INSTRUCTIONS FOR THE TASK:
From the first line to the last, return the data exactly as written.

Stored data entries
·····

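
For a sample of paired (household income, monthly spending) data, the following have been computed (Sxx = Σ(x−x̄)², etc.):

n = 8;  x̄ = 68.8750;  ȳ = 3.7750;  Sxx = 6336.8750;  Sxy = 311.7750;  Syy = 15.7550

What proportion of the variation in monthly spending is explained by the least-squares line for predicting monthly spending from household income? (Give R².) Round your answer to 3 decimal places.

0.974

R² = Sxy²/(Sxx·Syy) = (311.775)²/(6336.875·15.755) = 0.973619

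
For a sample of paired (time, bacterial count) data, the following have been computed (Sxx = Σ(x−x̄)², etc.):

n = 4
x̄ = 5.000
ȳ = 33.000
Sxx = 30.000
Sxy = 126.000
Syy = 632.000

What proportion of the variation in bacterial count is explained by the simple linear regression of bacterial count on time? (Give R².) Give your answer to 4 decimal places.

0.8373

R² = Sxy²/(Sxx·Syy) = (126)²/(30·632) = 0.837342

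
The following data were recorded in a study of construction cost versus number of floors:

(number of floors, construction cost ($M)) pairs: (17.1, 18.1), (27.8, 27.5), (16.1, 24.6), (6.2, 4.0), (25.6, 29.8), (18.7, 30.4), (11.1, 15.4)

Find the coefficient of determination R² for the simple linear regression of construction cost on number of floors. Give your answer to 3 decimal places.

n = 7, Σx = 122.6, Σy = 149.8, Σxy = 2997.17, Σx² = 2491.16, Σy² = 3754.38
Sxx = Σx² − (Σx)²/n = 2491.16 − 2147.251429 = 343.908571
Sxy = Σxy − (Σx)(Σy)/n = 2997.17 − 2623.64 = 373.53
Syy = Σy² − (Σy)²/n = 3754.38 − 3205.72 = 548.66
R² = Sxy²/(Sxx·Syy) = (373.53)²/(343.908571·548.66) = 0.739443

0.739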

·····

ANSWER TO THIS PROBLEM:
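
For a sample of paired (household income, monthly spending) data, the following have been computed (Sxx = Σ(x−x̄)², etc.):

n = 8;  x̄ = 68.8750;  ȳ = 3.7750;  Sxx = 6336.8750;  Sxy = 311.7750;  Syy = 15.7550

What proportion of the variation in monthly spending is explained by the least-squares line for predicting monthly spending from household income? (Give R².) Round your answer to 3 decimal places.

0.974

R² = Sxy²/(Sxx·Syy) = (311.775)²/(6336.875·15.755) = 0.973619

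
For a sample of paired (time, bacterial count) data, the following have been computed (Sxx = Σ(x−x̄)², etc.):

n = 4
x̄ = 5.000
ȳ = 33.000
Sxx = 30.000
Sxy = 126.000
Syy = 632.000

What proportion of the variation in bacterial count is explained by the simple linear regression of bacterial count on time? (Give R².) Give your answer to 4 decimal places.

0.8373

R² = Sxy²/(Sxx·Syy) = (126)²/(30·632) = 0.837342

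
The following data were recorded in a study of construction cost versus number of floors:

(number of floors, construction cost ($M)) pairs: (17.1, 18.1), (27.8, 27.5), (16.1, 24.6), (6.2, 4.0), (25.6, 29.8), (18.7, 30.4), (11.1, 15.4)

Find the coefficient of determination R² for the simple linear regression of construction cost on number of floors. Give your answer to 3 decimal places.

n = 7, Σx = 122.6, Σy = 149.8, Σxy = 2997.17, Σx² = 2491.16, Σy² = 3754.38
Sxx = Σx² − (Σx)²/n = 2491.16 − 2147.251429 = 343.908571
Sxy = Σxy − (Σx)(Σy)/n = 2997.17 − 2623.64 = 373.53
Syy = Σy² − (Σy)²/n = 3754.38 − 3205.72 = 548.66
R² = Sxy²/(Sxx·Syy) = (373.53)²/(343.908571·548.66) = 0.739443

0.739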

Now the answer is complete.